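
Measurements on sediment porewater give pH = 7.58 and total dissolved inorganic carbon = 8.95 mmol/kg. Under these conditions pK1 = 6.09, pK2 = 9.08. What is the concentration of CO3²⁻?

α₂ = 1 / (1 + [H⁺]/K2 + [H⁺]²/(K1K2)) = 1 / (1 + 10^+1.50 + 10^+0.01)
   = 1 / (1 + 31.623 + 1.0233) = 1/33.646 = 0.02972
[CO3²⁻] = α₂ × DIC = 0.02972 × 8.95 = 0.266 mmol/kg

[CO3²⁻] = 0.266 mmol/kg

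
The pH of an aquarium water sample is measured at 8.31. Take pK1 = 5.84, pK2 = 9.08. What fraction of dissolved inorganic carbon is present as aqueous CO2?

α₀ = 1 / (1 + K1/[H⁺] + K1K2/[H⁺]²) = 1 / (1 + 10^+2.47 + 10^+1.70)
   = 1 / (1 + 295.12 + 50.119) = 1/346.24 = 0.002888

α₀ = 0.00289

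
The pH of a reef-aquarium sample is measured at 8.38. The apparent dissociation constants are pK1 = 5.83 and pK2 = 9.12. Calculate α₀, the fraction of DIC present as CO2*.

α₀ = 1 / (1 + K1/[H⁺] + K1K2/[H⁺]²) = 1 / (1 + 10^+2.55 + 10^+1.81)
   = 1 / (1 + 354.81 + 64.565) = 1/420.38 = 0.002379

α₀ = 0.00238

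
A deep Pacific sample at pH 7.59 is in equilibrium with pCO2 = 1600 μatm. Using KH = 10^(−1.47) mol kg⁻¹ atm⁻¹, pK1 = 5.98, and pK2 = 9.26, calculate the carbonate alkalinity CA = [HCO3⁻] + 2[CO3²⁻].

CA = 2.30 mmol/kg

[CO2*] = KH · pCO2 = 10^(−1.47) × 1600×10^-6 = 5.422×10^-5 mol/kg
α₀ = 1/(1 + K1/[H⁺] + K1K2/[H⁺]²) = 1/(1 + 10^+1.61 + 10^-0.06) = 0.02347
DIC = [CO2*]/α₀ = 5.422×10^-5 / 0.02347 = 2.310 mmol/kg
CA = (α₁ + 2α₂)·DIC = (0.9561 + 2×0.02044) × 2.310 = 2.30 mmol/kg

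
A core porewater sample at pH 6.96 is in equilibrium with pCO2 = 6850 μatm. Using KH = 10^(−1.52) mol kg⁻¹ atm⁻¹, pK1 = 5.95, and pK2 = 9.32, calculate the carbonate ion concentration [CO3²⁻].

[CO2*] = KH · pCO2 = 10^(−1.52) × 6850×10^-6 = 2.069×10^-4 mol/kg
α₀ = 1/(1 + K1/[H⁺] + K1K2/[H⁺]²) = 1/(1 + 10^+1.01 + 10^-1.35) = 0.08867
DIC = [CO2*]/α₀ = 2.069×10^-4 / 0.08867 = 2.333 mmol/kg
[CO3²⁻] = α₂·DIC; α₂ = 0.003961, so [CO3²⁻] = 0.003961 × 2.333 = 0.00924 mmol/kg = 9.24 μmol/kg

[CO3²⁻] = 9.24 μmol/kg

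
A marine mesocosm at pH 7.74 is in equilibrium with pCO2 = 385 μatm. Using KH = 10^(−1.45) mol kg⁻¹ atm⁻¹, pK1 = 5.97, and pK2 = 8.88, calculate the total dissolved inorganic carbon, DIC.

[CO2*] = KH · pCO2 = 10^(−1.45) × 385×10^-6 = 1.366×10^-5 mol/kg
α₀ = 1/(1 + K1/[H⁺] + K1K2/[H⁺]²) = 1/(1 + 10^+1.77 + 10^+0.63) = 0.01559
DIC = [CO2*]/α₀ = 1.366×10^-5 / 0.01559 = 0.876 mmol/kg

DIC = 0.876 mmol/kg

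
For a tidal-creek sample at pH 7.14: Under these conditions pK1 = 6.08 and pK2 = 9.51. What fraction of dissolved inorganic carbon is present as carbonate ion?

α₂ = 0.00391

α₂ = 1 / (1 + [H⁺]/K2 + [H⁺]²/(K1K2)) = 1 / (1 + 10^+2.37 + 10^+1.31)
   = 1 / (1 + 234.42 + 20.417) = 1/255.84 = 0.003909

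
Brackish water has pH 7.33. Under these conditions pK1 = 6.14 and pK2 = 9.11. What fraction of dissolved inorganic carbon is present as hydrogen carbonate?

α₁ = 0.925

α₁ = 1 / (1 + [H⁺]/K1 + K2/[H⁺]) = 1 / (1 + 10^-1.19 + 10^-1.78)
   = 1 / (1 + 0.064565 + 0.016596) = 1/1.0812 = 0.9249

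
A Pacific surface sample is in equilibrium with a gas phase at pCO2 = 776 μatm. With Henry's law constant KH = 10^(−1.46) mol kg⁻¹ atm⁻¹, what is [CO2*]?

KH = 10^(−1.46) = 3.467×10^-2 mol kg⁻¹ atm⁻¹
[CO2*] = KH · pCO2 = 3.467×10^-2 × 776×10^-6 atm = 2.69×10^-5 mol/kg

[CO2*] = 26.9 μmol/kg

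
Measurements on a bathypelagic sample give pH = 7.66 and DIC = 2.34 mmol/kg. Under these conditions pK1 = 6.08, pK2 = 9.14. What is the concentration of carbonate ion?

α₂ = 1 / (1 + [H⁺]/K2 + [H⁺]²/(K1K2)) = 1 / (1 + 10^+1.48 + 10^-0.10)
   = 1 / (1 + 30.200 + 0.79433) = 1/31.994 = 0.03126
[CO3²⁻] = α₂ × DIC = 0.03126 × 2.34 = 0.0731 mmol/kg

[CO3²⁻] = 0.0731 mmol/kg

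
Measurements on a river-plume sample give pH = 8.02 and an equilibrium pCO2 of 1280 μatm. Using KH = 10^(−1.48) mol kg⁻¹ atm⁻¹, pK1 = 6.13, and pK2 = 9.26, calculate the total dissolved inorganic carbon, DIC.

[CO2*] = KH · pCO2 = 10^(−1.48) × 1280×10^-6 = 4.238×10^-5 mol/kg
α₀ = 1/(1 + K1/[H⁺] + K1K2/[H⁺]²) = 1/(1 + 10^+1.89 + 10^+0.65) = 0.01203
DIC = [CO2*]/α₀ = 4.238×10^-5 / 0.01203 = 3.52 mmol/kg

DIC = 3.52 mmol/kg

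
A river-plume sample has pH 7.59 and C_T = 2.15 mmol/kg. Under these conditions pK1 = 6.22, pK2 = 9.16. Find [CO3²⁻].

[CO3²⁻] = 0.0541 mmol/kg

α₂ = 1 / (1 + [H⁺]/K2 + [H⁺]²/(K1K2)) = 1 / (1 + 10^+1.57 + 10^+0.20)
   = 1 / (1 + 37.154 + 1.5849) = 1/39.738 = 0.02516
[CO3²⁻] = α₂ × DIC = 0.02516 × 2.15 = 0.0541 mmol/kg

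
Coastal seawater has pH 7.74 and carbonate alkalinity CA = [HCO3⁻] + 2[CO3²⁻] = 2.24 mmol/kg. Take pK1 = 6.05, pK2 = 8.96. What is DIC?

DIC = 2.16 mmol/kg

CA = [HCO3⁻] + 2[CO3²⁻] = (α₁ + 2α₂)·DIC
At pH 7.74: [H⁺]/K1 = 10^-1.69 = 0.020417, K2/[H⁺] = 10^-1.22 = 0.060256
α₁ = 1/(1 + 0.020417 + 0.060256) = 1/1.0807 = 0.9253; α₂ = α₁·K2/[H⁺] = 0.05576
α₁ + 2α₂ = 1.0369
DIC = CA / (α₁ + 2α₂) = 2.24 / 1.0369 = 2.16 mmol/kg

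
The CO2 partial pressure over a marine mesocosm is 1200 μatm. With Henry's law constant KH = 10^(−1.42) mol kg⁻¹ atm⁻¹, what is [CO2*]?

KH = 10^(−1.42) = 3.802×10^-2 mol kg⁻¹ atm⁻¹
[CO2*] = KH · pCO2 = 3.802×10^-2 × 1200×10^-6 atm = 4.56×10^-5 mol/kg

[CO2*] = 45.6 μmol/kg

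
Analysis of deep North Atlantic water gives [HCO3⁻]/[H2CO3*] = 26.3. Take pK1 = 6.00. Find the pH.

From K1 = [H⁺][HCO3⁻]/[H2CO3*]:  pH = pK1 + log₁₀([HCO3⁻]/[H2CO3*])
log₁₀(26.3) = +1.420
pH = 6.00 + (+1.420) = 7.42

pH = 7.42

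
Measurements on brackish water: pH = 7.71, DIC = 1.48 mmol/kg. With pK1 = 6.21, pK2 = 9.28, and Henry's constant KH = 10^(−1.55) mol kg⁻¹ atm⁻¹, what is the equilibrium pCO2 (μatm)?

pCO2 = 1570 μatm

α₀ = 1 / (1 + K1/[H⁺] + K1K2/[H⁺]²) = 1 / (1 + 10^+1.50 + 10^-0.07)
   = 1 / (1 + 31.623 + 0.85114) = 1/33.474 = 0.02987
[CO2*] = α₀ × DIC = 0.02987 × 1.48 = 0.04421 mmol/kg
pCO2 = [CO2*]/KH = 4.421×10^-5 / 2.818×10^-2 = 1570 μatm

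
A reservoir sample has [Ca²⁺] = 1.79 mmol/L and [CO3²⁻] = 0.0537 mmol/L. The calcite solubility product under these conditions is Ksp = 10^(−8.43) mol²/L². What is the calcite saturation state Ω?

Ksp = 10^(−8.43) = 3.715×10^-9
Ω = [Ca²⁺][CO3²⁻]/Ksp = (1.79×10^-3)(0.0537×10^-3) / 3.715×10^-9 = 25.9

Ω = 25.9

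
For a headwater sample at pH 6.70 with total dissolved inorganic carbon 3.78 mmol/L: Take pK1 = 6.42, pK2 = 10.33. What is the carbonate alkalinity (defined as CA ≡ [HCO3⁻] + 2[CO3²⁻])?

CA = 2.48 mmol/L

CA = [HCO3⁻] + 2[CO3²⁻] = (α₁ + 2α₂)·DIC
At pH 6.70: [H⁺]/K1 = 10^-0.28 = 0.52481, K2/[H⁺] = 10^-3.63 = 0.00023442
α₁ = 1/(1 + 0.52481 + 0.00023442) = 1/1.5250 = 0.6557; α₂ = α₁·K2/[H⁺] = 0.0001537
α₁ + 2α₂ = 0.6560
CA = 0.6560 × 3.78 = 2.48 mmol/L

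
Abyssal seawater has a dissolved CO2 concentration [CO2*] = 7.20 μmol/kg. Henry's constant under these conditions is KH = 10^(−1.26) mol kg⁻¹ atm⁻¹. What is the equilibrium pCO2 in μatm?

pCO2 = 131 μatm

KH = 10^(−1.26) = 5.495×10^-2 mol kg⁻¹ atm⁻¹
pCO2 = [CO2*]/KH = 7.20×10^-6 / 5.495×10^-2 = 1.31×10^-4 atm = 131 μatm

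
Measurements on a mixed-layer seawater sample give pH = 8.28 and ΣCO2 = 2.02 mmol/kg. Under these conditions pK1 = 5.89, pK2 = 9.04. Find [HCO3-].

α₁ = 1 / (1 + [H⁺]/K1 + K2/[H⁺]) = 1 / (1 + 10^-2.39 + 10^-0.76)
   = 1 / (1 + 0.0040738 + 0.17378) = 1/1.1779 = 0.8490
[HCO3⁻] = α₁ × DIC = 0.8490 × 2.02 = 1.71 mmol/kg

[HCO3⁻] = 1.71 mmol/kg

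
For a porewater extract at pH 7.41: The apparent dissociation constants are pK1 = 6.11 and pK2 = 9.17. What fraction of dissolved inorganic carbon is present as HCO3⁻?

α₁ = 1 / (1 + [H⁺]/K1 + K2/[H⁺]) = 1 / (1 + 10^-1.30 + 10^-1.76)
   = 1 / (1 + 0.050119 + 0.017378) = 1/1.0675 = 0.9368

α₁ = 0.937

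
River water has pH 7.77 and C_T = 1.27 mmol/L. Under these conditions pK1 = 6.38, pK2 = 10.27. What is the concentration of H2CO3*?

α₀ = 1 / (1 + K1/[H⁺] + K1K2/[H⁺]²) = 1 / (1 + 10^+1.39 + 10^-1.11)
   = 1 / (1 + 24.547 + 0.077625) = 1/25.625 = 0.03902
[CO2*] = α₀ × DIC = 0.03902 × 1.27 = 0.0496 mmol/L

[CO2*] = 0.0496 mmol/L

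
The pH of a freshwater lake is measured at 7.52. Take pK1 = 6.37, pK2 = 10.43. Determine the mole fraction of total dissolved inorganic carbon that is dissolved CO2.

α₀ = 0.0660

α₀ = 1 / (1 + K1/[H⁺] + K1K2/[H⁺]²) = 1 / (1 + 10^+1.15 + 10^-1.76)
   = 1 / (1 + 14.125 + 0.017378) = 1/15.143 = 0.06604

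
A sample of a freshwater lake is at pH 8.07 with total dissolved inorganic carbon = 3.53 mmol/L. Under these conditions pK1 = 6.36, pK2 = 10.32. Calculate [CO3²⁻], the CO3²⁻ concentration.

[CO3²⁻] = 19.4 μmol/L

α₂ = 1 / (1 + [H⁺]/K2 + [H⁺]²/(K1K2)) = 1 / (1 + 10^+2.25 + 10^+0.54)
   = 1 / (1 + 177.83 + 3.4674) = 1/182.30 = 0.005486
[CO3²⁻] = α₂ × DIC = 0.005486 × 3.53 = 0.0194 mmol/L = 19.4 μmol/L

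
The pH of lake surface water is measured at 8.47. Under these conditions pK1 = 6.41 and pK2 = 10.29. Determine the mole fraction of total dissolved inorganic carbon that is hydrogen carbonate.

α₁ = 0.977

α₁ = 1 / (1 + [H⁺]/K1 + K2/[H⁺]) = 1 / (1 + 10^-2.06 + 10^-1.82)
   = 1 / (1 + 0.0087096 + 0.015136) = 1/1.0238 = 0.9767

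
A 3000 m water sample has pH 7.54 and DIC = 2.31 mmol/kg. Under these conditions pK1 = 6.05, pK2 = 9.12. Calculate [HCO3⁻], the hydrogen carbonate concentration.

α₁ = 1 / (1 + [H⁺]/K1 + K2/[H⁺]) = 1 / (1 + 10^-1.49 + 10^-1.58)
   = 1 / (1 + 0.032359 + 0.026303) = 1/1.0587 = 0.9446
[HCO3⁻] = α₁ × DIC = 0.9446 × 2.31 = 2.18 mmol/kg

[HCO3⁻] = 2.18 mmol/kg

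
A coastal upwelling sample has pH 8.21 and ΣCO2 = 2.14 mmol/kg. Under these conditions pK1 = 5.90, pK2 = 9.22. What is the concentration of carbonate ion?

α₂ = 1 / (1 + [H⁺]/K2 + [H⁺]²/(K1K2)) = 1 / (1 + 10^+1.01 + 10^-1.30)
   = 1 / (1 + 10.233 + 0.050119) = 1/11.283 = 0.08863
[CO3²⁻] = α₂ × DIC = 0.08863 × 2.14 = 0.190 mmol/kg

[CO3²⁻] = 0.190 mmol/kg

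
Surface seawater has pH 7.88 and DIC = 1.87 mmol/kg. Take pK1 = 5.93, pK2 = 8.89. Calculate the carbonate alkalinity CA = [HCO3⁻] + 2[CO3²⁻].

CA = [HCO3⁻] + 2[CO3²⁻] = (α₁ + 2α₂)·DIC
At pH 7.88: [H⁺]/K1 = 10^-1.95 = 0.011220, K2/[H⁺] = 10^-1.01 = 0.097724
α₁ = 1/(1 + 0.011220 + 0.097724) = 1/1.1089 = 0.9018; α₂ = α₁·K2/[H⁺] = 0.08812
α₁ + 2α₂ = 1.0780
CA = 1.0780 × 1.87 = 2.02 mmol/kg

CA = 2.02 mmol/kg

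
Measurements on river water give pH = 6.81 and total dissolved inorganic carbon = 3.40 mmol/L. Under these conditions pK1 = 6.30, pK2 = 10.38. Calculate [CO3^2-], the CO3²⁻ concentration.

[CO3²⁻] = 0.699 μmol/L

α₂ = 1 / (1 + [H⁺]/K2 + [H⁺]²/(K1K2)) = 1 / (1 + 10^+3.57 + 10^+3.06)
   = 1 / (1 + 3715.4 + 1148.2) = 1/4864.5 = 0.0002056
[CO3²⁻] = α₂ × DIC = 0.0002056 × 3.40 = 0.000699 mmol/L = 0.699 μmol/L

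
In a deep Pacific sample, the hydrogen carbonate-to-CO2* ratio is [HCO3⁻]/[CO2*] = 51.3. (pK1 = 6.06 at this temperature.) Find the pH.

pH = 7.77

From K1 = [H⁺][HCO3⁻]/[CO2*]:  pH = pK1 + log₁₀([HCO3⁻]/[CO2*])
log₁₀(51.3) = +1.710
pH = 6.06 + (+1.710) = 7.77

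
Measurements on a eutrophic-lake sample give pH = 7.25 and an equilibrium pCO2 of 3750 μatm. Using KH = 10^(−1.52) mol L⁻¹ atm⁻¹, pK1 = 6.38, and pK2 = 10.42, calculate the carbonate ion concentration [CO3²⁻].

[CO2*] = KH · pCO2 = 10^(−1.52) × 3750×10^-6 = 1.132×10^-4 mol/L
α₀ = 1/(1 + K1/[H⁺] + K1K2/[H⁺]²) = 1/(1 + 10^+0.87 + 10^-2.30) = 0.1188
DIC = [CO2*]/α₀ = 1.132×10^-4 / 0.1188 = 0.9533 mmol/L
[CO3²⁻] = α₂·DIC; α₂ = 0.0005954, so [CO3²⁻] = 0.0005954 × 0.9533 = 0.000568 mmol/L = 0.568 μmol/L

[CO3²⁻] = 0.568 μmol/L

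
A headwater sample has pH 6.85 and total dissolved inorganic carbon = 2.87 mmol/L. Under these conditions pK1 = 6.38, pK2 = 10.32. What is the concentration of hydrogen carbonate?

[HCO3⁻] = 2.14 mmol/L

α₁ = 1 / (1 + [H⁺]/K1 + K2/[H⁺]) = 1 / (1 + 10^-0.47 + 10^-3.47)
   = 1 / (1 + 0.33884 + 0.00033884) = 1/1.3392 = 0.7467
[HCO3⁻] = α₁ × DIC = 0.7467 × 2.87 = 2.14 mmol/L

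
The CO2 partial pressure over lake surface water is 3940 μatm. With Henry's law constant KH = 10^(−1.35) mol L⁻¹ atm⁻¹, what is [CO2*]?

KH = 10^(−1.35) = 4.467×10^-2 mol L⁻¹ atm⁻¹
[CO2*] = KH · pCO2 = 4.467×10^-2 × 3940×10^-6 atm = 1.76×10^-4 mol/L

[CO2*] = 176 μmol/L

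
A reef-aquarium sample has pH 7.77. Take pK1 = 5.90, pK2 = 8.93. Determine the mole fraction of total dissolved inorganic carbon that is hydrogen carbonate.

α₁ = 0.924

α₁ = 1 / (1 + [H⁺]/K1 + K2/[H⁺]) = 1 / (1 + 10^-1.87 + 10^-1.16)
   = 1 / (1 + 0.013490 + 0.069183) = 1/1.0827 = 0.9236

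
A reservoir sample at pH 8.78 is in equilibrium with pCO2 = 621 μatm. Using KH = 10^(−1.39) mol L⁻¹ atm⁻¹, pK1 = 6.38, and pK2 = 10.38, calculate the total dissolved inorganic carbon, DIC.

[CO2*] = KH · pCO2 = 10^(−1.39) × 621×10^-6 = 2.530×10^-5 mol/L
α₀ = 1/(1 + K1/[H⁺] + K1K2/[H⁺]²) = 1/(1 + 10^+2.40 + 10^+0.80) = 0.003868
DIC = [CO2*]/α₀ = 2.530×10^-5 / 0.003868 = 6.54 mmol/L

DIC = 6.54 mmol/L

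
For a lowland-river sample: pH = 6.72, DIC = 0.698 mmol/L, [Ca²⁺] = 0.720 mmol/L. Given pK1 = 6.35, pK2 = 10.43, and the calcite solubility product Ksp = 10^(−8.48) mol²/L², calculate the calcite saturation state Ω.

Ω = 0.0207

α₂ = 1 / (1 + [H⁺]/K2 + [H⁺]²/(K1K2)) = 1 / (1 + 10^+3.71 + 10^+3.34)
   = 1 / (1 + 5128.6 + 2187.8) = 1/7317.4 = 0.0001367
[CO3²⁻] = α₂ × DIC = 0.0001367 × 0.698 = 9.539×10^-5 mmol/L = 0.09539 μmol/L
Ksp = 10^(−8.48) = 3.311×10^-9
Ω = [Ca²⁺][CO3²⁻]/Ksp = (0.720×10^-3)(9.539×10^-8) / 3.311×10^-9 = 0.0207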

════════════════════

:: EXERCISE REQUIREMENTS ::
The requested lines run from the one with "For a lowland-river" through the last line of the records. Return them exactly.

:: OUTPUT BELOW ::
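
For a lowland-river sample: pH = 6.72, DIC = 0.698 mmol/L, [Ca²⁺] = 0.720 mmol/L. Given pK1 = 6.35, pK2 = 10.43, and the calcite solubility product Ksp = 10^(−8.48) mol²/L², calculate the calcite saturation state Ω.

Ω = 0.0207

α₂ = 1 / (1 + [H⁺]/K2 + [H⁺]²/(K1K2)) = 1 / (1 + 10^+3.71 + 10^+3.34)
   = 1 / (1 + 5128.6 + 2187.8) = 1/7317.4 = 0.0001367
[CO3²⁻] = α₂ × DIC = 0.0001367 × 0.698 = 9.539×10^-5 mmol/L = 0.09539 μmol/L
Ksp = 10^(−8.48) = 3.311×10^-9
Ω = [Ca²⁺][CO3²⁻]/Ksp = (0.720×10^-3)(9.539×10^-8) / 3.311×10^-9 = 0.0207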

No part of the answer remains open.